Exercise prompt: Which of the lines in the records below hold the string "structure"? Copy every one of them.
-- Records supplied follows --
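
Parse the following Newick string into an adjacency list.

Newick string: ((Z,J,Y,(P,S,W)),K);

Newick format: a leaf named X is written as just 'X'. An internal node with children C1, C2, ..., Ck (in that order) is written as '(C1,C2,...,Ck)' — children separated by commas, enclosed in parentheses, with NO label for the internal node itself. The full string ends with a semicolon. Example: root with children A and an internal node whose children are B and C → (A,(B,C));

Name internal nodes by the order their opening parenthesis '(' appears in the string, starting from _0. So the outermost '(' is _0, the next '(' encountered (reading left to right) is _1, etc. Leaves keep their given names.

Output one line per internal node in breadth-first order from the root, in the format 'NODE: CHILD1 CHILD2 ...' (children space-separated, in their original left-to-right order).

Input: ((Z,J,Y,(P,S,W)),K);
Scanning left-to-right, naming '(' by encounter order:
  pos 0: '(' -> open internal node _0 (depth 1)
  pos 1: '(' -> open internal node _1 (depth 2)
  pos 8: '(' -> open internal node _2 (depth 3)
  pos 14: ')' -> close internal node _2 (now at depth 2)
  pos 15: ')' -> close internal node _1 (now at depth 1)
  pos 18: ')' -> close internal node _0 (now at depth 0)
Total internal nodes: 3
BFS adjacency from root:
  _0: _1 K
  _1: Z J Y _2
  _2: P S W

Answer: _0: _1 K
_1: Z J Y _2
_2: P S W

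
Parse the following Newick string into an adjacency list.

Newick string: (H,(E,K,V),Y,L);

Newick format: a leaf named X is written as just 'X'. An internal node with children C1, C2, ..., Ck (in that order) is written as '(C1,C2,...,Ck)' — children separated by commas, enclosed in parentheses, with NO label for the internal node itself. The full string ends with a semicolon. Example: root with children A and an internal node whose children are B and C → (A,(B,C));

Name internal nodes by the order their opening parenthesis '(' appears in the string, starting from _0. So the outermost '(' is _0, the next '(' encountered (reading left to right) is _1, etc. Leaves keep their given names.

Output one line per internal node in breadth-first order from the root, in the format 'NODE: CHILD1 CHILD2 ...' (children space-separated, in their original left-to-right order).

Input: (H,(E,K,V),Y,L);
Scanning left-to-right, naming '(' by encounter order:
  pos 0: '(' -> open internal node _0 (depth 1)
  pos 3: '(' -> open internal node _1 (depth 2)
  pos 9: ')' -> close internal node _1 (now at depth 1)
  pos 14: ')' -> close internal node _0 (now at depth 0)
Total internal nodes: 2
BFS adjacency from root:
  _0: H _1 Y L
  _1: E K V

Answer: _0: H _1 Y L
_1: E K V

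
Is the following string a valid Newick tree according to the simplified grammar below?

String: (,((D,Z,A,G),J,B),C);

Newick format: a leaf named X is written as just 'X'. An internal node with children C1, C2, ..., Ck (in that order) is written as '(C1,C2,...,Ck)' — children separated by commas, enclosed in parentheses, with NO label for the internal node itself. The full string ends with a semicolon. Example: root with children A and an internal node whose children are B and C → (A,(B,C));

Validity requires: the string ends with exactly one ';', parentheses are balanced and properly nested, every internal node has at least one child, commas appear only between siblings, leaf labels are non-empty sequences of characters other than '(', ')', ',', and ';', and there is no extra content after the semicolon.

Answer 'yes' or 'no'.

Input: (,((D,Z,A,G),J,B),C);
Paren balance: 3 '(' vs 3 ')' OK
Ends with single ';': True
Full parse: FAILS (empty leaf label at pos 1)
Valid: False

Answer: no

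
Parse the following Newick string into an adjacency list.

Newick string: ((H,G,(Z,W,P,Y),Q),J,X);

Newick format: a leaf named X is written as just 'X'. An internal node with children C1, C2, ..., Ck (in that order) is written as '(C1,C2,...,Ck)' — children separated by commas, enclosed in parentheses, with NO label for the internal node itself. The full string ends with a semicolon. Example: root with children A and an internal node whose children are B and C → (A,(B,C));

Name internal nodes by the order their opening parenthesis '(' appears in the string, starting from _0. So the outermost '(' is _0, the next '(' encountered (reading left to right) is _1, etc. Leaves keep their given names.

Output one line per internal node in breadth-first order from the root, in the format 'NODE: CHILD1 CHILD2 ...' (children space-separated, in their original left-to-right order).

Answer: _0: _1 J X
_1: H G _2 Q
_2: Z W P Y

Derivation:
Input: ((H,G,(Z,W,P,Y),Q),J,X);
Scanning left-to-right, naming '(' by encounter order:
  pos 0: '(' -> open internal node _0 (depth 1)
  pos 1: '(' -> open internal node _1 (depth 2)
  pos 6: '(' -> open internal node _2 (depth 3)
  pos 14: ')' -> close internal node _2 (now at depth 2)
  pos 17: ')' -> close internal node _1 (now at depth 1)
  pos 22: ')' -> close internal node _0 (now at depth 0)
Total internal nodes: 3
BFS adjacency from root:
  _0: _1 J X
  _1: H G _2 Q
  _2: Z W P Y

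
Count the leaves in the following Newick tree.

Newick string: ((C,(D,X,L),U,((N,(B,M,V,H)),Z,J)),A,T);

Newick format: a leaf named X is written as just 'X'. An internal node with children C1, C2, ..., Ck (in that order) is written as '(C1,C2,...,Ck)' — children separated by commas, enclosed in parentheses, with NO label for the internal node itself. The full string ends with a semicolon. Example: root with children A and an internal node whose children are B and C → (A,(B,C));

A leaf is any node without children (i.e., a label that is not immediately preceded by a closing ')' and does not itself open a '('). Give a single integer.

Newick: ((C,(D,X,L),U,((N,(B,M,V,H)),Z,J)),A,T);
Scan left-to-right; a leaf is any maximal label run not followed by '(':
  pos 2: leaf 'C' → count = 1
  pos 5: leaf 'D' → count = 2
  pos 7: leaf 'X' → count = 3
  pos 9: leaf 'L' → count = 4
  pos 12: leaf 'U' → count = 5
  pos 16: leaf 'N' → count = 6
  pos 19: leaf 'B' → count = 7
  pos 21: leaf 'M' → count = 8
  pos 23: leaf 'V' → count = 9
  pos 25: leaf 'H' → count = 10
  pos 29: leaf 'Z' → count = 11
  pos 31: leaf 'J' → count = 12
  pos 35: leaf 'A' → count = 13
  pos 37: leaf 'T' → count = 14
Total leaves: 14

Answer: 14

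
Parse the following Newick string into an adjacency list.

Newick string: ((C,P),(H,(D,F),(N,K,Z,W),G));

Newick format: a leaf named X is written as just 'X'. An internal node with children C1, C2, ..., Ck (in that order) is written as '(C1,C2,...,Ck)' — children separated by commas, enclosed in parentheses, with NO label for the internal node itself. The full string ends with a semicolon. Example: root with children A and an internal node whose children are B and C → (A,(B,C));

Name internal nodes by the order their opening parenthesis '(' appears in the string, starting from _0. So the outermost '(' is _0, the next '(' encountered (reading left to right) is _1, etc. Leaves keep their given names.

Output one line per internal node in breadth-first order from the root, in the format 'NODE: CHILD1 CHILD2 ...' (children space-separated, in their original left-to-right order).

Input: ((C,P),(H,(D,F),(N,K,Z,W),G));
Scanning left-to-right, naming '(' by encounter order:
  pos 0: '(' -> open internal node _0 (depth 1)
  pos 1: '(' -> open internal node _1 (depth 2)
  pos 5: ')' -> close internal node _1 (now at depth 1)
  pos 7: '(' -> open internal node _2 (depth 2)
  pos 10: '(' -> open internal node _3 (depth 3)
  pos 14: ')' -> close internal node _3 (now at depth 2)
  pos 16: '(' -> open internal node _4 (depth 3)
  pos 24: ')' -> close internal node _4 (now at depth 2)
  pos 27: ')' -> close internal node _2 (now at depth 1)
  pos 28: ')' -> close internal node _0 (now at depth 0)
Total internal nodes: 5
BFS adjacency from root:
  _0: _1 _2
  _1: C P
  _2: H _3 _4 G
  _3: D F
  _4: N K Z W

Answer: _0: _1 _2
_1: C P
_2: H _3 _4 G
_3: D F
_4: N K Z W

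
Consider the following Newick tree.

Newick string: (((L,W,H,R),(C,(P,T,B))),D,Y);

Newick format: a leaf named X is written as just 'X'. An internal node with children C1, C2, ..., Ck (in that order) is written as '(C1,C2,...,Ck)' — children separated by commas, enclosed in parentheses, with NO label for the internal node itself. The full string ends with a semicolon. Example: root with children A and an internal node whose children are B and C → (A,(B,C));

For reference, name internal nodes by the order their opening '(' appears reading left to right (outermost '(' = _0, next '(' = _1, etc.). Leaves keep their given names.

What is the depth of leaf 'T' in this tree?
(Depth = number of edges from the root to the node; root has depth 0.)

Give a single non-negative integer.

Newick: (((L,W,H,R),(C,(P,T,B))),D,Y);
Naming internals by '(' encounter order: outermost '(' = _0, next = _1, ...
Query node: T
Path from root: _0 -> _1 -> _3 -> _4 -> T
Depth of T: 4 (number of edges from root)

Answer: 4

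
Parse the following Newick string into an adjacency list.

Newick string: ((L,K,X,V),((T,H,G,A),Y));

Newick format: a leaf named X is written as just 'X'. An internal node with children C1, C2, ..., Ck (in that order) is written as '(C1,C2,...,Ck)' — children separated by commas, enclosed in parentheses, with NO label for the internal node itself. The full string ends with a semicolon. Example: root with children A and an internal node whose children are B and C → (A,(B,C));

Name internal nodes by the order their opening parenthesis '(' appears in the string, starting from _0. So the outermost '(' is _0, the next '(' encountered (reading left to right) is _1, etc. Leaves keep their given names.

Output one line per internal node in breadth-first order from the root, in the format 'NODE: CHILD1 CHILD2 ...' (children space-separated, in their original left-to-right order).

Input: ((L,K,X,V),((T,H,G,A),Y));
Scanning left-to-right, naming '(' by encounter order:
  pos 0: '(' -> open internal node _0 (depth 1)
  pos 1: '(' -> open internal node _1 (depth 2)
  pos 9: ')' -> close internal node _1 (now at depth 1)
  pos 11: '(' -> open internal node _2 (depth 2)
  pos 12: '(' -> open internal node _3 (depth 3)
  pos 20: ')' -> close internal node _3 (now at depth 2)
  pos 23: ')' -> close internal node _2 (now at depth 1)
  pos 24: ')' -> close internal node _0 (now at depth 0)
Total internal nodes: 4
BFS adjacency from root:
  _0: _1 _2
  _1: L K X V
  _2: _3 Y
  _3: T H G A

Answer: _0: _1 _2
_1: L K X V
_2: _3 Y
_3: T H G A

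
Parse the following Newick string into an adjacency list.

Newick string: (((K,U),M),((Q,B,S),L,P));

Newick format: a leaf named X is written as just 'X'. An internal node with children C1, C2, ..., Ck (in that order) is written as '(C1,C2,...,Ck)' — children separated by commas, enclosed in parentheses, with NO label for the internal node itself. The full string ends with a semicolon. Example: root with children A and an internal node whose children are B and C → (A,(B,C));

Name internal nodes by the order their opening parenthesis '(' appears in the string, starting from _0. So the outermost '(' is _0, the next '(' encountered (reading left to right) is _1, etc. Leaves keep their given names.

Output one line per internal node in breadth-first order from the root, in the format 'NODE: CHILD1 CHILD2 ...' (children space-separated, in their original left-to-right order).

Input: (((K,U),M),((Q,B,S),L,P));
Scanning left-to-right, naming '(' by encounter order:
  pos 0: '(' -> open internal node _0 (depth 1)
  pos 1: '(' -> open internal node _1 (depth 2)
  pos 2: '(' -> open internal node _2 (depth 3)
  pos 6: ')' -> close internal node _2 (now at depth 2)
  pos 9: ')' -> close internal node _1 (now at depth 1)
  pos 11: '(' -> open internal node _3 (depth 2)
  pos 12: '(' -> open internal node _4 (depth 3)
  pos 18: ')' -> close internal node _4 (now at depth 2)
  pos 23: ')' -> close internal node _3 (now at depth 1)
  pos 24: ')' -> close internal node _0 (now at depth 0)
Total internal nodes: 5
BFS adjacency from root:
  _0: _1 _3
  _1: _2 M
  _3: _4 L P
  _2: K U
  _4: Q B S

Answer: _0: _1 _3
_1: _2 M
_3: _4 L P
_2: K U
_4: Q B S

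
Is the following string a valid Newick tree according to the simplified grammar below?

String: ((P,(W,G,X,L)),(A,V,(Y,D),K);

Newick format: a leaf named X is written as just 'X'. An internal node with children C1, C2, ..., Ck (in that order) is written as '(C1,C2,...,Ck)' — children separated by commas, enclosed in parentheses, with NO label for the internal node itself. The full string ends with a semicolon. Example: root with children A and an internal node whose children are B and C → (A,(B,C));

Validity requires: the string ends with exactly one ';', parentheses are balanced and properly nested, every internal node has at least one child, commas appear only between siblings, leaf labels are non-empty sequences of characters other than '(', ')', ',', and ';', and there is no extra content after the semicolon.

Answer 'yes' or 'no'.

Input: ((P,(W,G,X,L)),(A,V,(Y,D),K);
Paren balance: 5 '(' vs 4 ')' MISMATCH
Ends with single ';': True
Full parse: FAILS (expected , or ) at pos 28)
Valid: False

Answer: no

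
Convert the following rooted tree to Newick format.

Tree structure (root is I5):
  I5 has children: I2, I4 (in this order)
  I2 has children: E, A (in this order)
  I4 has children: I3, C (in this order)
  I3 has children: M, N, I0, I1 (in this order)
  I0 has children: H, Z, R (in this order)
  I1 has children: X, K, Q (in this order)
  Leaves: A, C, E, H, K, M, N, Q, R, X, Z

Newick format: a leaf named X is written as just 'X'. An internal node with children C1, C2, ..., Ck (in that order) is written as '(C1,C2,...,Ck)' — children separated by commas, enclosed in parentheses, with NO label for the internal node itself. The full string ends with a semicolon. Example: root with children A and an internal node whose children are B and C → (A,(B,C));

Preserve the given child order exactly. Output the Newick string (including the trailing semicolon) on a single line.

internal I5 with children ['I2', 'I4']
  internal I2 with children ['E', 'A']
    leaf 'E' → 'E'
    leaf 'A' → 'A'
  → '(E,A)'
  internal I4 with children ['I3', 'C']
    internal I3 with children ['M', 'N', 'I0', 'I1']
      leaf 'M' → 'M'
      leaf 'N' → 'N'
      internal I0 with children ['H', 'Z', 'R']
        leaf 'H' → 'H'
        leaf 'Z' → 'Z'
        leaf 'R' → 'R'
      → '(H,Z,R)'
      internal I1 with children ['X', 'K', 'Q']
        leaf 'X' → 'X'
        leaf 'K' → 'K'
        leaf 'Q' → 'Q'
      → '(X,K,Q)'
    → '(M,N,(H,Z,R),(X,K,Q))'
    leaf 'C' → 'C'
  → '((M,N,(H,Z,R),(X,K,Q)),C)'
→ '((E,A),((M,N,(H,Z,R),(X,K,Q)),C))'
Final: ((E,A),((M,N,(H,Z,R),(X,K,Q)),C));

Answer: ((E,A),((M,N,(H,Z,R),(X,K,Q)),C));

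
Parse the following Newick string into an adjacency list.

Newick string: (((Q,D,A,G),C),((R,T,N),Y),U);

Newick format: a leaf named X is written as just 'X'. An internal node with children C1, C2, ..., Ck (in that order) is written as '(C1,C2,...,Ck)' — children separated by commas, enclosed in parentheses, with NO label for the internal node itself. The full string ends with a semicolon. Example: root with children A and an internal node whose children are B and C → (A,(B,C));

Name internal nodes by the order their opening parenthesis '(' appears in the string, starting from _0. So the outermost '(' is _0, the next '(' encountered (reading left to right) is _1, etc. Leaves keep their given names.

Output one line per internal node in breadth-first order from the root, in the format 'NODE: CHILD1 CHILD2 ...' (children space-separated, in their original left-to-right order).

Input: (((Q,D,A,G),C),((R,T,N),Y),U);
Scanning left-to-right, naming '(' by encounter order:
  pos 0: '(' -> open internal node _0 (depth 1)
  pos 1: '(' -> open internal node _1 (depth 2)
  pos 2: '(' -> open internal node _2 (depth 3)
  pos 10: ')' -> close internal node _2 (now at depth 2)
  pos 13: ')' -> close internal node _1 (now at depth 1)
  pos 15: '(' -> open internal node _3 (depth 2)
  pos 16: '(' -> open internal node _4 (depth 3)
  pos 22: ')' -> close internal node _4 (now at depth 2)
  pos 25: ')' -> close internal node _3 (now at depth 1)
  pos 28: ')' -> close internal node _0 (now at depth 0)
Total internal nodes: 5
BFS adjacency from root:
  _0: _1 _3 U
  _1: _2 C
  _3: _4 Y
  _2: Q D A G
  _4: R T N

Answer: _0: _1 _3 U
_1: _2 C
_3: _4 Y
_2: Q D A G
_4: R T N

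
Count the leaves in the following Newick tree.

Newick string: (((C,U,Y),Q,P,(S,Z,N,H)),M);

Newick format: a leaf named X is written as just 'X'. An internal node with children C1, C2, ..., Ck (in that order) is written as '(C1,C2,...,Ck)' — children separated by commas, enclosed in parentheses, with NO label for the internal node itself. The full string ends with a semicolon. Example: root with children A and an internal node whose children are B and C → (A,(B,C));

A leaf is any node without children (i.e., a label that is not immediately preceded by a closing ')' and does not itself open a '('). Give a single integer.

Newick: (((C,U,Y),Q,P,(S,Z,N,H)),M);
Scan left-to-right; a leaf is any maximal label run not followed by '(':
  pos 3: leaf 'C' → count = 1
  pos 5: leaf 'U' → count = 2
  pos 7: leaf 'Y' → count = 3
  pos 10: leaf 'Q' → count = 4
  pos 12: leaf 'P' → count = 5
  pos 15: leaf 'S' → count = 6
  pos 17: leaf 'Z' → count = 7
  pos 19: leaf 'N' → count = 8
  pos 21: leaf 'H' → count = 9
  pos 25: leaf 'M' → count = 10
Total leaves: 10

Answer: 10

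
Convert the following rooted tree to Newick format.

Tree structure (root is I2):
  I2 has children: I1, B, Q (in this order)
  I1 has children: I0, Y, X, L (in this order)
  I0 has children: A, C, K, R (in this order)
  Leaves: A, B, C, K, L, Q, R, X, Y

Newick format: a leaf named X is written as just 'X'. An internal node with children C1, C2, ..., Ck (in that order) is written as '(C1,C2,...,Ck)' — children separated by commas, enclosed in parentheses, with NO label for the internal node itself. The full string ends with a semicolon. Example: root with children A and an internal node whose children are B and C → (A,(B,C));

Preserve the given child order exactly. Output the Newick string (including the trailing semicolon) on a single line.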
-- Records supplied concluded --
Exercise output:
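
Tree structure (root is I5):
Tree structure (root is I2):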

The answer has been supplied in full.